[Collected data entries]
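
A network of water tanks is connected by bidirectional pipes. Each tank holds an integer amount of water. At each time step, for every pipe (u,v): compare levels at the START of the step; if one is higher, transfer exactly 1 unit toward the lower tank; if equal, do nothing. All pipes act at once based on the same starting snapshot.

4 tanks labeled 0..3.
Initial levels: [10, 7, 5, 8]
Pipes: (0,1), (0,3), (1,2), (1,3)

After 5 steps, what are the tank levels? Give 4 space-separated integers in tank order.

Answer: 7 9 7 7

Derivation:
Step 1: flows [0->1,0->3,1->2,3->1] -> levels [8 8 6 8]
Step 2: flows [0=1,0=3,1->2,1=3] -> levels [8 7 7 8]
Step 3: flows [0->1,0=3,1=2,3->1] -> levels [7 9 7 7]
Step 4: flows [1->0,0=3,1->2,1->3] -> levels [8 6 8 8]
Step 5: flows [0->1,0=3,2->1,3->1] -> levels [7 9 7 7]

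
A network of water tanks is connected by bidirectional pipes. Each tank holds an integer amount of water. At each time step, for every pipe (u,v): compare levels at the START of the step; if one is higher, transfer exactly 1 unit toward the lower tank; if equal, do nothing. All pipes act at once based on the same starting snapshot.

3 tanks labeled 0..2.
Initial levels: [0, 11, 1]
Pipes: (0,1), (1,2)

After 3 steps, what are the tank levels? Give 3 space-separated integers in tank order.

Answer: 3 5 4

Derivation:
Step 1: flows [1->0,1->2] -> levels [1 9 2]
Step 2: flows [1->0,1->2] -> levels [2 7 3]
Step 3: flows [1->0,1->2] -> levels [3 5 4]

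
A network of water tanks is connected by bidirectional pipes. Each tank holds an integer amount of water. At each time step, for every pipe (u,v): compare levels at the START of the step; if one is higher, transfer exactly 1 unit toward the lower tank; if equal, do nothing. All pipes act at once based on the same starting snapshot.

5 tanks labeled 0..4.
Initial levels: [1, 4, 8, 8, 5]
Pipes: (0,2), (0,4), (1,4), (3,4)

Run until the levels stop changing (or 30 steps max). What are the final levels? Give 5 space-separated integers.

Answer: 4 5 6 5 6

Derivation:
Step 1: flows [2->0,4->0,4->1,3->4] -> levels [3 5 7 7 4]
Step 2: flows [2->0,4->0,1->4,3->4] -> levels [5 4 6 6 5]
Step 3: flows [2->0,0=4,4->1,3->4] -> levels [6 5 5 5 5]
Step 4: flows [0->2,0->4,1=4,3=4] -> levels [4 5 6 5 6]
Step 5: flows [2->0,4->0,4->1,4->3] -> levels [6 6 5 6 3]
Step 6: flows [0->2,0->4,1->4,3->4] -> levels [4 5 6 5 6]
  -> period-2 cycle: step 6 state = step 4 state; never stabilizes
  -> state at step 30: (30-4) mod 2 = 0, same as step 4 -> [4 5 6 5 6]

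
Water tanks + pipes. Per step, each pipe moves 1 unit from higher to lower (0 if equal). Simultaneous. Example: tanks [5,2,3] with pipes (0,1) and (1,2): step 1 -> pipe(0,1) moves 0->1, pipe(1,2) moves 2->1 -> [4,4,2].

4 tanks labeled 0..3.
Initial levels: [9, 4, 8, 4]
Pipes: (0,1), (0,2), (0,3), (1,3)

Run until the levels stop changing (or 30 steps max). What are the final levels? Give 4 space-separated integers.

Answer: 5 6 8 6

Derivation:
Step 1: flows [0->1,0->2,0->3,1=3] -> levels [6 5 9 5]
Step 2: flows [0->1,2->0,0->3,1=3] -> levels [5 6 8 6]
Step 3: flows [1->0,2->0,3->0,1=3] -> levels [8 5 7 5]
Step 4: flows [0->1,0->2,0->3,1=3] -> levels [5 6 8 6]
  -> period-2 cycle: step 4 state = step 2 state; never stabilizes
  -> state at step 30: (30-2) mod 2 = 0, same as step 2 -> [5 6 8 6]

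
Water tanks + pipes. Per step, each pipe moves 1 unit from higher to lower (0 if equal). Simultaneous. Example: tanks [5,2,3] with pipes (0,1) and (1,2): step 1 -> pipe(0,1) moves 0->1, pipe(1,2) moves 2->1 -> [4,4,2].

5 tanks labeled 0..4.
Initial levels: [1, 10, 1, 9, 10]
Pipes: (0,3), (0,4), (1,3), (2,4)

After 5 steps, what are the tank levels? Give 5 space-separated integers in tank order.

Step 1: flows [3->0,4->0,1->3,4->2] -> levels [3 9 2 9 8]
Step 2: flows [3->0,4->0,1=3,4->2] -> levels [5 9 3 8 6]
Step 3: flows [3->0,4->0,1->3,4->2] -> levels [7 8 4 8 4]
Step 4: flows [3->0,0->4,1=3,2=4] -> levels [7 8 4 7 5]
Step 5: flows [0=3,0->4,1->3,4->2] -> levels [6 7 5 8 5]

Answer: 6 7 5 8 5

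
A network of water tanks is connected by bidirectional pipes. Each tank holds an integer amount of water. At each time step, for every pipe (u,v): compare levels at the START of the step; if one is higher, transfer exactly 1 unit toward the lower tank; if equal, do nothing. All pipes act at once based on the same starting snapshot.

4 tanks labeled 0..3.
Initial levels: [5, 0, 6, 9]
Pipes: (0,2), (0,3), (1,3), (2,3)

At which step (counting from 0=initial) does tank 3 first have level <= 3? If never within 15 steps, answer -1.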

_TASK BRIEF_
Make a verbatim copy of every entry shown above.

_SOLUTION FOR THIS EXERCISE_
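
A network of water tanks is connected by bidirectional pipes. Each tank holds an integer amount of water. At each time step, for every pipe (u,v): compare levels at the START of the step; if one is higher, transfer exactly 1 unit toward the lower tank; if equal, do nothing. All pipes act at once based on the same starting snapshot.

4 tanks labeled 0..3.
Initial levels: [10, 7, 5, 8]
Pipes: (0,1), (0,3), (1,2), (1,3)

After 5 steps, what are the tank levels? Give 4 space-separated integers in tank order.

Answer: 7 9 7 7

Derivation:
Step 1: flows [0->1,0->3,1->2,3->1] -> levels [8 8 6 8]
Step 2: flows [0=1,0=3,1->2,1=3] -> levels [8 7 7 8]
Step 3: flows [0->1,0=3,1=2,3->1] -> levels [7 9 7 7]
Step 4: flows [1->0,0=3,1->2,1->3] -> levels [8 6 8 8]
Step 5: flows [0->1,0=3,2->1,3->1] -> levels [7 9 7 7]

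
A network of water tanks is connected by bidirectional pipes. Each tank holds an integer amount of water. At each time step, for every pipe (u,v): compare levels at the START of the step; if one is higher, transfer exactly 1 unit toward the lower tank; if equal, do nothing. All pipes act at once based on the same starting snapshot.

3 tanks labeled 0..2.
Initial levels: [0, 11, 1]
Pipes: (0,1), (1,2)

After 3 steps, what are the tank levels? Give 3 space-separated integers in tank order.

Answer: 3 5 4

Derivation:
Step 1: flows [1->0,1->2] -> levels [1 9 2]
Step 2: flows [1->0,1->2] -> levels [2 7 3]
Step 3: flows [1->0,1->2] -> levels [3 5 4]

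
A network of water tanks is connected by bidirectional pipes. Each tank holds an integer amount of water. At each time step, for every pipe (u,v): compare levels at the START of the step; if one is higher, transfer exactly 1 unit toward the lower tank; if equal, do nothing. All pipes act at once based on the same starting snapshot.

5 tanks labeled 0..4.
Initial levels: [1, 4, 8, 8, 5]
Pipes: (0,2), (0,4), (1,4), (3,4)

Run until the levels stop changing (or 30 steps max). What are the final levels? Give 5 space-separated integers.

Answer: 4 5 6 5 6

Derivation:
Step 1: flows [2->0,4->0,4->1,3->4] -> levels [3 5 7 7 4]
Step 2: flows [2->0,4->0,1->4,3->4] -> levels [5 4 6 6 5]
Step 3: flows [2->0,0=4,4->1,3->4] -> levels [6 5 5 5 5]
Step 4: flows [0->2,0->4,1=4,3=4] -> levels [4 5 6 5 6]
Step 5: flows [2->0,4->0,4->1,4->3] -> levels [6 6 5 6 3]
Step 6: flows [0->2,0->4,1->4,3->4] -> levels [4 5 6 5 6]
  -> period-2 cycle: step 6 state = step 4 state; never stabilizes
  -> state at step 30: (30-4) mod 2 = 0, same as step 4 -> [4 5 6 5 6]

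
Water tanks + pipes. Per step, each pipe moves 1 unit from higher to lower (0 if equal). Simultaneous. Example: tanks [5,2,3] with pipes (0,1) and (1,2): step 1 -> pipe(0,1) moves 0->1, pipe(1,2) moves 2->1 -> [4,4,2].

4 tanks labeled 0..3.
Initial levels: [9, 4, 8, 4]
Pipes: (0,1), (0,2), (0,3), (1,3)

Run until the levels stop changing (or 30 steps max). What are the final levels? Give 4 space-separated integers.

Answer: 5 6 8 6

Derivation:
Step 1: flows [0->1,0->2,0->3,1=3] -> levels [6 5 9 5]
Step 2: flows [0->1,2->0,0->3,1=3] -> levels [5 6 8 6]
Step 3: flows [1->0,2->0,3->0,1=3] -> levels [8 5 7 5]
Step 4: flows [0->1,0->2,0->3,1=3] -> levels [5 6 8 6]
  -> period-2 cycle: step 4 state = step 2 state; never stabilizes
  -> state at step 30: (30-2) mod 2 = 0, same as step 2 -> [5 6 8 6]

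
Water tanks + pipes. Per step, each pipe moves 1 unit from higher to lower (0 if equal). Simultaneous. Example: tanks [5,2,3] with pipes (0,1) and (1,2): step 1 -> pipe(0,1) moves 0->1, pipe(1,2) moves 2->1 -> [4,4,2].

5 tanks labeled 0..4.
Initial levels: [1, 10, 1, 9, 10]
Pipes: (0,3), (0,4), (1,3), (2,4)

After 5 steps, what are the tank levels? Give 5 space-separated integers in tank order.

Step 1: flows [3->0,4->0,1->3,4->2] -> levels [3 9 2 9 8]
Step 2: flows [3->0,4->0,1=3,4->2] -> levels [5 9 3 8 6]
Step 3: flows [3->0,4->0,1->3,4->2] -> levels [7 8 4 8 4]
Step 4: flows [3->0,0->4,1=3,2=4] -> levels [7 8 4 7 5]
Step 5: flows [0=3,0->4,1->3,4->2] -> levels [6 7 5 8 5]

Answer: 6 7 5 8 5

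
A network of water tanks is connected by bidirectional pipes. Each tank holds an integer amount of water. At each time step, for every pipe (u,v): compare levels at the START of the step; if one is higher, transfer exactly 1 unit toward the lower tank; if equal, do nothing. All pipes act at once based on the same starting snapshot.

4 tanks labeled 0..3.
Initial levels: [5, 0, 6, 9]
Pipes: (0,2), (0,3), (1,3), (2,3)

At which step (counting from 0=initial) does tank 3 first have level <= 3? If never within 15 steps, answer -1.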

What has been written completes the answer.